[Your goal]: Beginning with the first line of the entries below, quote each line until you reach and include the line with "A aluminium extrusions".
*** Opening Extracted entries ***
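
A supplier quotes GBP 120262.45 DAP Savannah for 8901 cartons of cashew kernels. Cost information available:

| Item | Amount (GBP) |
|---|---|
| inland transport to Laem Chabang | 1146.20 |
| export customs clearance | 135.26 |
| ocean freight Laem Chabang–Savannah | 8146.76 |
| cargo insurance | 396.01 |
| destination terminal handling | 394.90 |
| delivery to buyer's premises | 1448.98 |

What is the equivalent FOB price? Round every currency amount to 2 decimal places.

Not relevant to the conversion: export clearance, inland to port — on the seller under both DAP and FOB; already in the DAP price and stays in the FOB price.
From DAP to FOB, the seller no longer bears: freight, insurance, destination terminal, delivery.
FOB price = 120262.45 − 8146.76 − 396.01 − 394.90 − 1448.98 = 109875.80

FOB price: GBP 109875.80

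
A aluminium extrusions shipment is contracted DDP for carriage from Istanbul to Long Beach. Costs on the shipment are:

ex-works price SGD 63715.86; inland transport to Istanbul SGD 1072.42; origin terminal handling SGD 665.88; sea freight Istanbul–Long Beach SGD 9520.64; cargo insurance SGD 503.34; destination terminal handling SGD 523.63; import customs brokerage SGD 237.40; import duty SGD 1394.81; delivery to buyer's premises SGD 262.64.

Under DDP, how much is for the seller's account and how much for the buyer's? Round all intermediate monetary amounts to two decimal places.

Seller: SGD 77896.62; buyer: SGD 0.00

DDP: the seller bears all costs including import duty.
Seller's account: goods 63715.86 + inland to port 1072.42 + origin terminal 665.88 + freight 9520.64 + insurance 503.34 + destination terminal 523.63 + brokerage 237.40 + duty 1394.81 + delivery 262.64 = 77896.62
Buyer's account: 0.00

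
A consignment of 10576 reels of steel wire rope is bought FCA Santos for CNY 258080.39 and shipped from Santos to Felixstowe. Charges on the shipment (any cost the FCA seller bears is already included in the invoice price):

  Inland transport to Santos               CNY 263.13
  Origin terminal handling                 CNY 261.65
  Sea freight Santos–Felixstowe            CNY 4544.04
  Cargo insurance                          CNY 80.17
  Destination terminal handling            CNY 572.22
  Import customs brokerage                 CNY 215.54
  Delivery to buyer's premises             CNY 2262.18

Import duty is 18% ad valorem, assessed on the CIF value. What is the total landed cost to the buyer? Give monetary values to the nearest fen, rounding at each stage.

Total landed cost: CNY 313350.12

FCA: the seller delivers export-cleared goods to the carrier; the buyer bears costs from that point.
Already in the invoice (seller's account under FCA): inland to port — exclude.
CIF value = FCA price + origin terminal + freight + insurance = 258080.39 + 261.65 + 4544.04 + 80.17 = 262966.25
Import duty = 262966.25 × 18% = 47333.93
Buyer bears: origin terminal 261.65 + freight 4544.04 + insurance 80.17 + destination terminal 572.22 + brokerage 215.54 + delivery 2262.18 + duty 47333.93 = 55269.73
Landed cost = invoice 258080.39 + 55269.73 = 313350.12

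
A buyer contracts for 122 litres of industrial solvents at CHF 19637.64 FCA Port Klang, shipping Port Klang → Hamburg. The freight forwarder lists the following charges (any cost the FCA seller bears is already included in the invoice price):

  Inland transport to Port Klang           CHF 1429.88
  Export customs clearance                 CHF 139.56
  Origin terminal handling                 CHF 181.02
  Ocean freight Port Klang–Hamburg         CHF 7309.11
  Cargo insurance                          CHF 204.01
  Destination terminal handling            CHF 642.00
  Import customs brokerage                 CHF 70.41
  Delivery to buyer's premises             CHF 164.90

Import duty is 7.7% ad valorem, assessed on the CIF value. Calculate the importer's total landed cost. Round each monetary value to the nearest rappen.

Total landed cost: CHF 30313.64

FCA: the seller delivers export-cleared goods to the carrier; the buyer bears costs from that point.
Already in the invoice (seller's account under FCA): inland to port, export clearance — exclude.
CIF value = FCA price + origin terminal + freight + insurance = 19637.64 + 181.02 + 7309.11 + 204.01 = 27331.78
Import duty = 27331.78 × 7.7% = 2104.55
Buyer bears: origin terminal 181.02 + freight 7309.11 + insurance 204.01 + destination terminal 642.00 + brokerage 70.41 + delivery 164.90 + duty 2104.55 = 10676.00
Landed cost = invoice 19637.64 + 10676.00 = 30313.64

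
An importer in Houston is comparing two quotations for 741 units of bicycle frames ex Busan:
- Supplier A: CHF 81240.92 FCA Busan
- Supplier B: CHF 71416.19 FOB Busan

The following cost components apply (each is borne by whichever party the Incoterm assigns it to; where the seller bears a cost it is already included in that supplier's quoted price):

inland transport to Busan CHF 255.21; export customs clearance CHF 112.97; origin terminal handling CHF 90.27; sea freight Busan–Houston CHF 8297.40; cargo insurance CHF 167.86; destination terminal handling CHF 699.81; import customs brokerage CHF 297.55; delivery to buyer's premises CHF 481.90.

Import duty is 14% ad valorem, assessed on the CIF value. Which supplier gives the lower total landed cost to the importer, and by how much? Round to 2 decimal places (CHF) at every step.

Supplier B is cheaper by CHF 11303.10

Supplier A (FCA):
CIF value = FCA price + origin terminal + freight + insurance = 81240.92 + 90.27 + 8297.40 + 167.86 = 89796.45
Import duty = 89796.45 × 14% = 12571.50
Buyer bears (A): 90.27 + 8297.40 + 167.86 + 699.81 + 297.55 + 481.90 = 10034.79
Landed cost (A) = invoice 81240.92 + 10034.79 + duty 12571.50 = 103847.21
Supplier B (FOB):
CIF value = FOB price + freight + insurance = 71416.19 + 8297.40 + 167.86 = 79881.45
Import duty = 79881.45 × 14% = 11183.40
Buyer bears (B): 8297.40 + 167.86 + 699.81 + 297.55 + 481.90 = 9944.52
Landed cost (B) = invoice 71416.19 + 9944.52 + duty 11183.40 = 92544.11
Difference = |103847.21 − 92544.11| = 11303.10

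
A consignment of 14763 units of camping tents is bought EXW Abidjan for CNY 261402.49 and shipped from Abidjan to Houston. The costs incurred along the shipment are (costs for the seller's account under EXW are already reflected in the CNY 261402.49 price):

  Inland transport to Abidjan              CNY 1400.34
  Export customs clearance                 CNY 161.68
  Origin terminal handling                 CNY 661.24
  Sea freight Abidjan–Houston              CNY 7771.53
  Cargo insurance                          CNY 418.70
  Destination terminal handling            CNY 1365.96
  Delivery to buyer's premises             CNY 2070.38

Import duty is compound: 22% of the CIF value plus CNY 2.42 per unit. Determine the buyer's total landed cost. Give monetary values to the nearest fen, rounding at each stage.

Total landed cost: CNY 370778.30

EXW: the seller makes goods available at their premises; the buyer bears all onward costs.
CIF value = EXW price + inland to port + export clearance + origin terminal + freight + insurance = 261402.49 + 1400.34 + 161.68 + 661.24 + 7771.53 + 418.70 = 271815.98
Ad valorem component: 271815.98 × 22% = 59799.52
Specific component: 14763 × 2.42 = 35726.46
Import duty = 59799.52 + 35726.46 = 95525.98
Buyer bears: inland to port 1400.34 + export clearance 161.68 + origin terminal 661.24 + freight 7771.53 + insurance 418.70 + destination terminal 1365.96 + delivery 2070.38 + duty 95525.98 = 109375.81
Landed cost = invoice 261402.49 + 109375.81 = 370778.30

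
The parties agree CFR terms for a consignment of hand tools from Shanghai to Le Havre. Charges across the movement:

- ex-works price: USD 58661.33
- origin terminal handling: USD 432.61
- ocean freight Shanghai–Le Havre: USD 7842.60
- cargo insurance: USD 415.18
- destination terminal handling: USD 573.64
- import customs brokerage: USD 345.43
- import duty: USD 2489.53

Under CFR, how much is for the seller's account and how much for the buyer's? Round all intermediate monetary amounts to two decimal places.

CFR: the seller pays costs through ocean freight to the destination port, but not insurance.
Seller's account: goods 58661.33 + origin terminal 432.61 + freight 7842.60 = 66936.54
Buyer's account: insurance 415.18 + destination terminal 573.64 + brokerage 345.43 + duty 2489.53 = 3823.78

Seller: USD 66936.54; buyer: USD 3823.78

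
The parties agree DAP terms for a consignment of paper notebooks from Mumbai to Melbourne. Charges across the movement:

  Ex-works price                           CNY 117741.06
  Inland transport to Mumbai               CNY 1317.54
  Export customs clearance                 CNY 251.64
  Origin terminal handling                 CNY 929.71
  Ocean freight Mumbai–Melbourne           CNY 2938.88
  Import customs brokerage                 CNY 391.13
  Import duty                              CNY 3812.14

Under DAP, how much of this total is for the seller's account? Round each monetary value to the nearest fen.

Seller's account: CNY 123178.83

DAP: the seller bears all costs to the named destination except import duty and clearance.
Seller's account: goods 117741.06 + inland to port 1317.54 + export clearance 251.64 + origin terminal 929.71 + freight 2938.88 = 123178.83
Buyer's account: brokerage 391.13 + duty 3812.14 = 4203.27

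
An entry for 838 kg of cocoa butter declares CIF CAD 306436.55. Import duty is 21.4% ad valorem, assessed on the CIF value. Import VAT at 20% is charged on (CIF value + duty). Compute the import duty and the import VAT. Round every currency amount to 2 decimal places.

Import duty: CAD 65577.42; import VAT: CAD 74402.79

Import duty = 306436.55 × 21.4% = 65577.42
VAT base = CIF + duty = 306436.55 + 65577.42 = 372013.97
Import VAT = 372013.97 × 20% = 74402.79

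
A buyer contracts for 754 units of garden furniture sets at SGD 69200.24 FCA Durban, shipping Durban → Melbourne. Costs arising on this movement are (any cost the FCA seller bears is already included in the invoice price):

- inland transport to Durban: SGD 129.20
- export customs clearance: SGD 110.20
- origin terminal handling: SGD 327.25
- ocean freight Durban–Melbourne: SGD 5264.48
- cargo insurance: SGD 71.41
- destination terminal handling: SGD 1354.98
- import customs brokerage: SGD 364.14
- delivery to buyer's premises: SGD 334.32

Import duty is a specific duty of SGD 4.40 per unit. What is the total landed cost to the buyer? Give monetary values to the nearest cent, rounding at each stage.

Total landed cost: SGD 80234.42

FCA: the seller delivers export-cleared goods to the carrier; the buyer bears costs from that point.
Already in the invoice (seller's account under FCA): inland to port, export clearance — exclude.
CIF value = FCA price + origin terminal + freight + insurance = 69200.24 + 327.25 + 5264.48 + 71.41 = 74863.38
Import duty = 754 × 4.40 = 3317.60
Buyer bears: origin terminal 327.25 + freight 5264.48 + insurance 71.41 + destination terminal 1354.98 + brokerage 364.14 + delivery 334.32 + duty 3317.60 = 11034.18
Landed cost = invoice 69200.24 + 11034.18 = 80234.42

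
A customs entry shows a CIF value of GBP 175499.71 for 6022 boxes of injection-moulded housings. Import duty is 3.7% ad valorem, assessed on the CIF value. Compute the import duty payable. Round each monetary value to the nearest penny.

Import duty = 175499.71 × 3.7% = 6493.49

Import duty: GBP 6493.49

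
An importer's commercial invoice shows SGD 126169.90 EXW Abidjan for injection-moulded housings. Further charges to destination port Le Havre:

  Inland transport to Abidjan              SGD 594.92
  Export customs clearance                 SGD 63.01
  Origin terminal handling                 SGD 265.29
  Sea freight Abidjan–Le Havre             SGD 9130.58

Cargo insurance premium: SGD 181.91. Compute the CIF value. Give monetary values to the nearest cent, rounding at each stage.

CIF value: SGD 136405.61

CIF = EXW price + pre-shipment costs + freight + insurance
CIF = 126169.90 + 594.92 + 63.01 + 265.29 + 9130.58 + 181.91 = 136405.61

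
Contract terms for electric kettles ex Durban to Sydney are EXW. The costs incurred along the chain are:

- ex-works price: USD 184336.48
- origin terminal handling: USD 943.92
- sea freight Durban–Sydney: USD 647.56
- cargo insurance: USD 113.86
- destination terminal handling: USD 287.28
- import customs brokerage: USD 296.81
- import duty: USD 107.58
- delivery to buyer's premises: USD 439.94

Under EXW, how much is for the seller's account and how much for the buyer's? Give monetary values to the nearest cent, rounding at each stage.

EXW: the seller makes goods available at their premises; the buyer bears all onward costs.
Seller's account: goods 184336.48 = 184336.48
Buyer's account: origin terminal 943.92 + freight 647.56 + insurance 113.86 + destination terminal 287.28 + brokerage 296.81 + duty 107.58 + delivery 439.94 = 2836.95

Seller: USD 184336.48; buyer: USD 2836.95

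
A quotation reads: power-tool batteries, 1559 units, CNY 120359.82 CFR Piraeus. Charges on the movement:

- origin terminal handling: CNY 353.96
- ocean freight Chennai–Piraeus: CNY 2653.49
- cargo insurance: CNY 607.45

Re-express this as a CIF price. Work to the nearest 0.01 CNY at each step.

CIF price: CNY 120967.27

Not relevant to the conversion: freight, origin terminal — on the seller under both CFR and CIF; already in the CFR price and stays in the CIF price.
From CFR to CIF, the seller additionally bears: insurance.
CIF price = 120359.82 + 607.45 = 120967.27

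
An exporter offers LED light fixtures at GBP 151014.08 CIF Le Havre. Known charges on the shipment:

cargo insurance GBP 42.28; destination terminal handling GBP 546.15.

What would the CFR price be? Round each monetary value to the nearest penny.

CFR price: GBP 150971.80

Not relevant to the conversion: destination terminal — on the buyer under both terms; not part of either seller's price.
From CIF to CFR, the seller no longer bears: insurance.
CFR price = 151014.08 − 42.28 = 150971.80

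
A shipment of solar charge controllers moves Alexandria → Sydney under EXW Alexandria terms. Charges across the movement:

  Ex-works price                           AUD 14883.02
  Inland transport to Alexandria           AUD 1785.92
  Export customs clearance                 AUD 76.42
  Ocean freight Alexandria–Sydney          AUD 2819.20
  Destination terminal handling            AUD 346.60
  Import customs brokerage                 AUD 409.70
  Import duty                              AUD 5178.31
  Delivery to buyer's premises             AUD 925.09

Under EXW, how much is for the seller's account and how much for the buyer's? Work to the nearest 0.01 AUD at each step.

Seller: AUD 14883.02; buyer: AUD 11541.24

EXW: the seller makes goods available at their premises; the buyer bears all onward costs.
Seller's account: goods 14883.02 = 14883.02
Buyer's account: inland to port 1785.92 + export clearance 76.42 + freight 2819.20 + destination terminal 346.60 + brokerage 409.70 + duty 5178.31 + delivery 925.09 = 11541.24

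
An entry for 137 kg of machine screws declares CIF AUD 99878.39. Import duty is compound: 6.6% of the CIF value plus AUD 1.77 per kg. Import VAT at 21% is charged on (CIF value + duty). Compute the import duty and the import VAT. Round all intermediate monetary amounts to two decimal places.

Ad valorem component: 99878.39 × 6.6% = 6591.97
Specific component: 137 × 1.77 = 242.49
Import duty = 6591.97 + 242.49 = 6834.46
VAT base = CIF + duty = 99878.39 + 6834.46 = 106712.85
Import VAT = 106712.85 × 21% = 22409.70

Import duty: AUD 6834.46; import VAT: AUD 22409.70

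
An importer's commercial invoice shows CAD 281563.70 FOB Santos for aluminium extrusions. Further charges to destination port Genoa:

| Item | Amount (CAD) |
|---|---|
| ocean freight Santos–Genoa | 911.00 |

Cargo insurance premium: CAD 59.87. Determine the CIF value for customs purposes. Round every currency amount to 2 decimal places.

CIF value: CAD 282534.57

CIF = FOB price + freight + insurance
CIF = 281563.70 + 911.00 + 59.87 = 282534.57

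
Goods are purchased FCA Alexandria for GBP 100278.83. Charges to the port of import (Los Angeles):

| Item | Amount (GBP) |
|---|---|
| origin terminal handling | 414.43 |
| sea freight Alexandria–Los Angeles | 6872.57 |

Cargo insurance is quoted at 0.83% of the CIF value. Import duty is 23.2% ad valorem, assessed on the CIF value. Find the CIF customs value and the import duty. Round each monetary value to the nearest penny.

Let C be the CIF value. C = FCA price + pre-shipment costs + freight + 0.83% × C
C − 0.83% × C = 100278.83 + 414.43 + 6872.57
0.9917 × C = 107565.83
C = 107565.83 / 0.9917 = 108466.10
Insurance premium = 0.83% × 108466.10 = 900.27
Import duty = 108466.10 × 23.2% = 25164.14

CIF value: GBP 108466.10; import duty: GBP 25164.14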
*** Closing Extracted entries ***
[Response area]:
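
A supplier quotes GBP 120262.45 DAP Savannah for 8901 cartons of cashew kernels. Cost information available:

| Item | Amount (GBP) |
|---|---|
| inland transport to Laem Chabang | 1146.20 |
| export customs clearance | 135.26 |
| ocean freight Laem Chabang–Savannah | 8146.76 |
| cargo insurance | 396.01 |
| destination terminal handling | 394.90 |
| delivery to buyer's premises | 1448.98 |

What is the equivalent FOB price? Round every currency amount to 2 decimal places.

Not relevant to the conversion: export clearance, inland to port — on the seller under both DAP and FOB; already in the DAP price and stays in the FOB price.
From DAP to FOB, the seller no longer bears: freight, insurance, destination terminal, delivery.
FOB price = 120262.45 − 8146.76 − 396.01 − 394.90 − 1448.98 = 109875.80

FOB price: GBP 109875.80

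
A aluminium extrusions shipment is contracted DDP for carriage from Istanbul to Long Beach. Costs on the shipment are: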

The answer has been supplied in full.